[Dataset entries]
========================================

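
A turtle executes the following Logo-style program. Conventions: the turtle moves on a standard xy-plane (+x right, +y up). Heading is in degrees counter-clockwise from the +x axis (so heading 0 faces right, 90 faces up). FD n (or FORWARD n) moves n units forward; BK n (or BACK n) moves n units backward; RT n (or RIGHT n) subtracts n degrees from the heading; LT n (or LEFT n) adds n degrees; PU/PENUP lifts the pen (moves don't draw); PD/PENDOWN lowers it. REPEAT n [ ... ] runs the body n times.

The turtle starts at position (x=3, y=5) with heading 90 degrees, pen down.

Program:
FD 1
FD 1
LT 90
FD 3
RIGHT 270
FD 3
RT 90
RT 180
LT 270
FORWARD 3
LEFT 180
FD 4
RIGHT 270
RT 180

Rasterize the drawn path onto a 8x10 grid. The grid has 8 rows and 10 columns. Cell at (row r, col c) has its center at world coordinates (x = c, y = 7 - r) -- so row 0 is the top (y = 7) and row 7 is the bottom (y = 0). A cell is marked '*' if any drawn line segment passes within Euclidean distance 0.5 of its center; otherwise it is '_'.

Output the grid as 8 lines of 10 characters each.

Segment 0: (3,5) -> (3,6)
Segment 1: (3,6) -> (3,7)
Segment 2: (3,7) -> (0,7)
Segment 3: (0,7) -> (0,4)
Segment 4: (0,4) -> (0,1)
Segment 5: (0,1) -> (0,5)

Answer: ****______
*__*______
*__*______
*_________
*_________
*_________
*_________
__________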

========================================

*TASK STATEMENT*
Verbatim reproduction of the entries is required.

*THE COMPLETED TASK*
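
A turtle executes the following Logo-style program. Conventions: the turtle moves on a standard xy-plane (+x right, +y up). Heading is in degrees counter-clockwise from the +x axis (so heading 0 faces right, 90 faces up). FD n (or FORWARD n) moves n units forward; BK n (or BACK n) moves n units backward; RT n (or RIGHT n) subtracts n degrees from the heading; LT n (or LEFT n) adds n degrees; PU/PENUP lifts the pen (moves don't draw); PD/PENDOWN lowers it. REPEAT n [ ... ] runs the body n times.

The turtle starts at position (x=3, y=5) with heading 90 degrees, pen down.

Program:
FD 1
FD 1
LT 90
FD 3
RIGHT 270
FD 3
RT 90
RT 180
LT 270
FORWARD 3
LEFT 180
FD 4
RIGHT 270
RT 180

Rasterize the drawn path onto a 8x10 grid. The grid has 8 rows and 10 columns. Cell at (row r, col c) has its center at world coordinates (x = c, y = 7 - r) -- so row 0 is the top (y = 7) and row 7 is the bottom (y = 0). A cell is marked '*' if any drawn line segment passes within Euclidean distance 0.5 of its center; otherwise it is '_'.

Output the grid as 8 lines of 10 characters each.

Segment 0: (3,5) -> (3,6)
Segment 1: (3,6) -> (3,7)
Segment 2: (3,7) -> (0,7)
Segment 3: (0,7) -> (0,4)
Segment 4: (0,4) -> (0,1)
Segment 5: (0,1) -> (0,5)

Answer: ****______
*__*______
*__*______
*_________
*_________
*_________
*_________
__________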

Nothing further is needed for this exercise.